--- Dataset entries ---
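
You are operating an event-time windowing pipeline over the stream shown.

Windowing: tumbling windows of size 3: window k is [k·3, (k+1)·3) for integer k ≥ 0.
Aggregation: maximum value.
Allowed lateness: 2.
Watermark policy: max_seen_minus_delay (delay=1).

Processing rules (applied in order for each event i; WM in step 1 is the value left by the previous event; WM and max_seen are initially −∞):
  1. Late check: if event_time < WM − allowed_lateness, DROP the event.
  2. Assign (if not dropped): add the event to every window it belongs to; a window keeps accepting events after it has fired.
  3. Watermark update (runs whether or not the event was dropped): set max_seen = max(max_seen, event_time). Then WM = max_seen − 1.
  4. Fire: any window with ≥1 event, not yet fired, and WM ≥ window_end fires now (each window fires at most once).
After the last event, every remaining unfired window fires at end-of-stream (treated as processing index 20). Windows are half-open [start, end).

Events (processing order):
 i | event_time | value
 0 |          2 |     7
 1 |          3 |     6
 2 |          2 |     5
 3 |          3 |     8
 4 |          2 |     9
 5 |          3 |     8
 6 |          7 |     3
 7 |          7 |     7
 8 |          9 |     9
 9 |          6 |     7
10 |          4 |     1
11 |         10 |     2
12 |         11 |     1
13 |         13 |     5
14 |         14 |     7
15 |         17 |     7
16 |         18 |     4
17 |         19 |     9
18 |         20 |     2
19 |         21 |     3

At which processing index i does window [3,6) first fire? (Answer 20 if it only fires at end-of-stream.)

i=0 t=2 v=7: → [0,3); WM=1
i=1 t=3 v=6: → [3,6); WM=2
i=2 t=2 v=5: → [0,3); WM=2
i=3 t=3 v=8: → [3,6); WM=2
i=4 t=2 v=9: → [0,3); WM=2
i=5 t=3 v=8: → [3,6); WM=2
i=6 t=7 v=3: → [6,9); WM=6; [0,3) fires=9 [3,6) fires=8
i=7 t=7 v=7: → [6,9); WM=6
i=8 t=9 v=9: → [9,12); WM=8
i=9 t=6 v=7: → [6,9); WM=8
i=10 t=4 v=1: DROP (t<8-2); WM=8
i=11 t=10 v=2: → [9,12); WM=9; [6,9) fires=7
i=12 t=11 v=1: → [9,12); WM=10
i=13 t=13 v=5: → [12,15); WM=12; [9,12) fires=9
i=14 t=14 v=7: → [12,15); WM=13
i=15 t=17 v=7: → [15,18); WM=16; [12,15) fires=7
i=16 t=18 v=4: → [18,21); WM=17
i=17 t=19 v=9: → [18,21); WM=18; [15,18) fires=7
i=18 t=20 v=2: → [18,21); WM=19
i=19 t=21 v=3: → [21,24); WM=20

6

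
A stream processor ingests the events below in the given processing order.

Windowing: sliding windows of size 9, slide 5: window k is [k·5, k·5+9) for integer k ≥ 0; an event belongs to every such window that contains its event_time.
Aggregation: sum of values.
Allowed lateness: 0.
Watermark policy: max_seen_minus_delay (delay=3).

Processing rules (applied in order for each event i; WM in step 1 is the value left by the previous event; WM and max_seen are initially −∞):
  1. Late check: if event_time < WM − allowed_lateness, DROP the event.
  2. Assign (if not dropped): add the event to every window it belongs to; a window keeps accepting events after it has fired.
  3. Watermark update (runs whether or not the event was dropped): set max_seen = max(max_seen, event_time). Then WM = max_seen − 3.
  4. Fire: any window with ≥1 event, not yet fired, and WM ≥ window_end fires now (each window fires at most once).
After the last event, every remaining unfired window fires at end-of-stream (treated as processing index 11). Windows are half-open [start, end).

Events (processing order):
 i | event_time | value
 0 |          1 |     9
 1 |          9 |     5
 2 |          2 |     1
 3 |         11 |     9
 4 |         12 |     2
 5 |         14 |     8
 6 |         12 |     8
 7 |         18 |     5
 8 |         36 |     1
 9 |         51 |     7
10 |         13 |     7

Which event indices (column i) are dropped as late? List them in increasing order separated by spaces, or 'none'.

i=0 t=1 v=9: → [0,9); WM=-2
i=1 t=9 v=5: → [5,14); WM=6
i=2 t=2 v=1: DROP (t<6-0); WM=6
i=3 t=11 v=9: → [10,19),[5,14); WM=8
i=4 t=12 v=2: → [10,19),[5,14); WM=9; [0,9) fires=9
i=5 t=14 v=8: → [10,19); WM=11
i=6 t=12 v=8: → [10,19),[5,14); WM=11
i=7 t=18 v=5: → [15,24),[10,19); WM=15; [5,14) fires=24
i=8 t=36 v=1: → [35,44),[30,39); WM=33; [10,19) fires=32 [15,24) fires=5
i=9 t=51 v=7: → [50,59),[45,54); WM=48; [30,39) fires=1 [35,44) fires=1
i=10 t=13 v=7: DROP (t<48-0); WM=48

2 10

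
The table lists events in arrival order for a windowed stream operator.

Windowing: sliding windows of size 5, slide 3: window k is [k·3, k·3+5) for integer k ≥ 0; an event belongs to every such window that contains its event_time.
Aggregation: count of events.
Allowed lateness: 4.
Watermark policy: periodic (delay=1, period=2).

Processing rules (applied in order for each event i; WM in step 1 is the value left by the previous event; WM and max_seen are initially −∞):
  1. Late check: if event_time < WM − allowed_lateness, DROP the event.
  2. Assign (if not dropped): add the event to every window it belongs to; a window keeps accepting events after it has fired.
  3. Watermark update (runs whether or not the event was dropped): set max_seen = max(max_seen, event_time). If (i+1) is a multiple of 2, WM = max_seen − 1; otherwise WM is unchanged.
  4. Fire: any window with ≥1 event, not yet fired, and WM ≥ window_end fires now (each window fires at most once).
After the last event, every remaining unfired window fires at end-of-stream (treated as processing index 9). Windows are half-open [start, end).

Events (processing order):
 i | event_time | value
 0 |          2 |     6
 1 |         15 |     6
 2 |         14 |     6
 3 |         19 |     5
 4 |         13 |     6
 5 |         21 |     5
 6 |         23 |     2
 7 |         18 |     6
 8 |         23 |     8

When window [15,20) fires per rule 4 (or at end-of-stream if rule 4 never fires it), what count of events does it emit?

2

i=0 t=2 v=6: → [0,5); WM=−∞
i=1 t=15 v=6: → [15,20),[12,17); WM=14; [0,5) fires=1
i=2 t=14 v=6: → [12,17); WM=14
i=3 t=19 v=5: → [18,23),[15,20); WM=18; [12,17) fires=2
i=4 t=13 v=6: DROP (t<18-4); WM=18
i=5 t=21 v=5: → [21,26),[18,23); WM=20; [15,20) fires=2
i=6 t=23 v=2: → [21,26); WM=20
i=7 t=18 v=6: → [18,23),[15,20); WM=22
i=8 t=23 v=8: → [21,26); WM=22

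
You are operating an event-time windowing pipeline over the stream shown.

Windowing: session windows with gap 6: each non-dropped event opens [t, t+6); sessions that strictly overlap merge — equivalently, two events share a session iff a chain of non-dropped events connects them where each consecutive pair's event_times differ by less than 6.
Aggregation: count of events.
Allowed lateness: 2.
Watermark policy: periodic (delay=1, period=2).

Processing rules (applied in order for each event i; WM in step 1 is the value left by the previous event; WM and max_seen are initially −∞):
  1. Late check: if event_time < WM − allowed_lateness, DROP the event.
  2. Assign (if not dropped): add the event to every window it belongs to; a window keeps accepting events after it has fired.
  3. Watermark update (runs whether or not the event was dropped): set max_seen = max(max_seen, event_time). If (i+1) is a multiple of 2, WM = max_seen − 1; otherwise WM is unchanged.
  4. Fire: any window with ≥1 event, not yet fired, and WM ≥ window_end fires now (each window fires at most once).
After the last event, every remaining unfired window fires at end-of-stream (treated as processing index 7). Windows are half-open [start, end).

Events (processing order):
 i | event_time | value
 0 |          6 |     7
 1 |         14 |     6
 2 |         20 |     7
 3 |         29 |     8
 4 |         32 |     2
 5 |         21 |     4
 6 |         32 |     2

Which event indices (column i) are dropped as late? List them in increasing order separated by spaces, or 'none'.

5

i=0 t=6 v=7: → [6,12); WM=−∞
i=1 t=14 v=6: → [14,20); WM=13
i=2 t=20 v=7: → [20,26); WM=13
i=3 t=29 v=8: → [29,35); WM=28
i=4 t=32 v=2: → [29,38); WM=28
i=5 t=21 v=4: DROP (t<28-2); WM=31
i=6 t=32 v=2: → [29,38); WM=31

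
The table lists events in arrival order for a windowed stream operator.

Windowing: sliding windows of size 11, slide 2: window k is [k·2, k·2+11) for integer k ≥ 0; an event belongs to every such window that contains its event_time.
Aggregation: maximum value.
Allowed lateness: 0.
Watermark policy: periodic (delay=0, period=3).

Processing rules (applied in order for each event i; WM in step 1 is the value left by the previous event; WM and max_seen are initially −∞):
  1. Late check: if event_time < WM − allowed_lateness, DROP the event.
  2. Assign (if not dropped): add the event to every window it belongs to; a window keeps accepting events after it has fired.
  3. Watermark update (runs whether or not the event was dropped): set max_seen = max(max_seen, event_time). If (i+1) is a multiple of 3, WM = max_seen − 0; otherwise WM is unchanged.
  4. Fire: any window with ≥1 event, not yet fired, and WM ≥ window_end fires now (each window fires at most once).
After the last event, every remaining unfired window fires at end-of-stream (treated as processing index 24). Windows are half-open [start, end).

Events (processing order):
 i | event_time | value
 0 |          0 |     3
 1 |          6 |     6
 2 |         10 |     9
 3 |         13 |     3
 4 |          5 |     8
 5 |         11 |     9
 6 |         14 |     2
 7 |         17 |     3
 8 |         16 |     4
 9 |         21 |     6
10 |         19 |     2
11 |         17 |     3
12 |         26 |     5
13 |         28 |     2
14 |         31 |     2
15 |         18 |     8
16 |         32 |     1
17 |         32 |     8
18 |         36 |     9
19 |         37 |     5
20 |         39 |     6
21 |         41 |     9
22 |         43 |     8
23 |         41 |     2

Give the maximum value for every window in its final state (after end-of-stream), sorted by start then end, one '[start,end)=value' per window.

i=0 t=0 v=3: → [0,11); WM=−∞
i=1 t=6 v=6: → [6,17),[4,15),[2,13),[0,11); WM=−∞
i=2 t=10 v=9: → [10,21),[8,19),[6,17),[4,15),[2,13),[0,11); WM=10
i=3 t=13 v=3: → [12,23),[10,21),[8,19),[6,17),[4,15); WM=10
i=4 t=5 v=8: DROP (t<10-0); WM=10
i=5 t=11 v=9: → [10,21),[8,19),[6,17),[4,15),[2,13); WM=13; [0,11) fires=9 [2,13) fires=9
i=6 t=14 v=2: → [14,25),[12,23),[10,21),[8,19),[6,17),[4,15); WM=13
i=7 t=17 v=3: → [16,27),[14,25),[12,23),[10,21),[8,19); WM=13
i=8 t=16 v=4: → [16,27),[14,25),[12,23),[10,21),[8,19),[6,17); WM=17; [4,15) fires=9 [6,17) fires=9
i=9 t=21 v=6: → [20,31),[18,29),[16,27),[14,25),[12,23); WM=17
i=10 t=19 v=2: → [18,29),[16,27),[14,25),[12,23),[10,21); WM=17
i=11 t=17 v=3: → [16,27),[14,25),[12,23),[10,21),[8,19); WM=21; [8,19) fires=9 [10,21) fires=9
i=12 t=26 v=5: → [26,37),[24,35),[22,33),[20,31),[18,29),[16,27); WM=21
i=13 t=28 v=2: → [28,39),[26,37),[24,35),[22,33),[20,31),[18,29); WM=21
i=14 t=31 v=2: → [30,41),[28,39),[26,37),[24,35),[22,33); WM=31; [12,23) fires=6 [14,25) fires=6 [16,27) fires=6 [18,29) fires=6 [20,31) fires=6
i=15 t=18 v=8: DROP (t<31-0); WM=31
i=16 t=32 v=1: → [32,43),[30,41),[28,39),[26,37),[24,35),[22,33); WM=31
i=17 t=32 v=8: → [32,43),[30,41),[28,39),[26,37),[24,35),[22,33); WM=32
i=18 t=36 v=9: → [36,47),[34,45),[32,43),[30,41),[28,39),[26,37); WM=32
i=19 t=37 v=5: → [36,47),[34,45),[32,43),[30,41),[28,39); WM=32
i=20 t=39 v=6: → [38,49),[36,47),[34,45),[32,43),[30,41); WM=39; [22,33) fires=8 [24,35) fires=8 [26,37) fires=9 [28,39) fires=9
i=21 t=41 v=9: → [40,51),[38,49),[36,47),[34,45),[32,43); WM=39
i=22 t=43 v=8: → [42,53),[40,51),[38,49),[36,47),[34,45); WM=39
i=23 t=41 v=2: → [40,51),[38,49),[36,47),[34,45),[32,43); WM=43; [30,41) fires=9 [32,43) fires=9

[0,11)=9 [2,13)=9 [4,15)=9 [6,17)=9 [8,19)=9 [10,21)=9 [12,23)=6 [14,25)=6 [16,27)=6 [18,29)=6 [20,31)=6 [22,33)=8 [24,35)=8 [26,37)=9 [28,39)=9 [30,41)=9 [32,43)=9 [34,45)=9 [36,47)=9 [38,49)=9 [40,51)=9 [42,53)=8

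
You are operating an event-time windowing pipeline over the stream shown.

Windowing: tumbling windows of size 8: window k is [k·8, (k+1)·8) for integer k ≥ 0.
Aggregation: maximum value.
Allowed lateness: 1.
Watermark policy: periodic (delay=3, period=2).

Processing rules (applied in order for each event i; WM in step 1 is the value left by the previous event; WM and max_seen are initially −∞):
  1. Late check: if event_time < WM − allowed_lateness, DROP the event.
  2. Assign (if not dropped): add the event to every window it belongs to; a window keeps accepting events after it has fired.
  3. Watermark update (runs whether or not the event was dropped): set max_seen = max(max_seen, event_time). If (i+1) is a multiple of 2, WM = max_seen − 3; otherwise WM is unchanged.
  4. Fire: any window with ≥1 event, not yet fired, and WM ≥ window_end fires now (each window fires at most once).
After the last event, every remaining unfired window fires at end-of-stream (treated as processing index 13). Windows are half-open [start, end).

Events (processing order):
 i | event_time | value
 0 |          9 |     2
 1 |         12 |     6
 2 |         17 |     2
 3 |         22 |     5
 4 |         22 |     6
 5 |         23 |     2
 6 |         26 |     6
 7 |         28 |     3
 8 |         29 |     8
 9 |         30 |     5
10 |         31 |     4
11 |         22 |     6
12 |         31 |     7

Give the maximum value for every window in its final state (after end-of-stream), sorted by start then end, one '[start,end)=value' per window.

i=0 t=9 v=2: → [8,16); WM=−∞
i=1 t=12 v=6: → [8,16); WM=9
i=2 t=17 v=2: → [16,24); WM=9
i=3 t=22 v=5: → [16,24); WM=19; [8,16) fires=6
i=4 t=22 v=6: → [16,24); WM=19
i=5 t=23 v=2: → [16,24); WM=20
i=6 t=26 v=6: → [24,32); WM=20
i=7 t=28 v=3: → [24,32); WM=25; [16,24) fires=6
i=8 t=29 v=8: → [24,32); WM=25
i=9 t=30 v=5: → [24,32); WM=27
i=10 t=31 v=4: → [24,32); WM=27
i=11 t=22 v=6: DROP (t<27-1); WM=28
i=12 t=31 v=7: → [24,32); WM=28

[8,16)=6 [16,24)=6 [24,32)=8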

--- Exercise objective ---
From the material above, return every line that contains "tumbling".

--- Written answer ---
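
Windowing: tumbling windows of size 3: window k is [k·3, (k+1)·3) for integer k ≥ 0.
Windowing: tumbling windows of size 8: window k is [k·8, (k+1)·8) for integer k ≥ 0.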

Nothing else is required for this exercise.